WHAT TO DO:
Below are the entries; set down each of them exactly.

BEGIN DATA TO EXAMINE

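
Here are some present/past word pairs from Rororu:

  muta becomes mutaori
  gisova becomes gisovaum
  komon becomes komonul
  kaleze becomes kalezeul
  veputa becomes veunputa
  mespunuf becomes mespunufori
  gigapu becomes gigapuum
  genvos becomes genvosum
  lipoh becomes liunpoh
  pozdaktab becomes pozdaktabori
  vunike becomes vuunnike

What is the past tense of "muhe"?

gisova and veputa both end in -a yet inflect differently (gisovaum, veunputa), so the final letter is not what conditions the rule; the first letter is.
"muhe" begins with m-. The stems beginning with m- (mespunuf → mespunufori, muta → mutaori) add -ori.
So muhe → muheori.

muheori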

END DATA TO EXAMINE

WORKED SOLUTION:
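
Here are some present/past word pairs from Rororu:

  muta becomes mutaori
  gisova becomes gisovaum
  komon becomes komonul
  kaleze becomes kalezeul
  veputa becomes veunputa
  mespunuf becomes mespunufori
  gigapu becomes gigapuum
  genvos becomes genvosum
  lipoh becomes liunpoh
  pozdaktab becomes pozdaktabori
  vunike becomes vuunnike

What is the past tense of "muhe"?

gisova and veputa both end in -a yet inflect differently (gisovaum, veunputa), so the final letter is not what conditions the rule; the first letter is.
"muhe" begins with m-. The stems beginning with m- (mespunuf → mespunufori, muta → mutaori) add -ori.
So muhe → muheori.

muheori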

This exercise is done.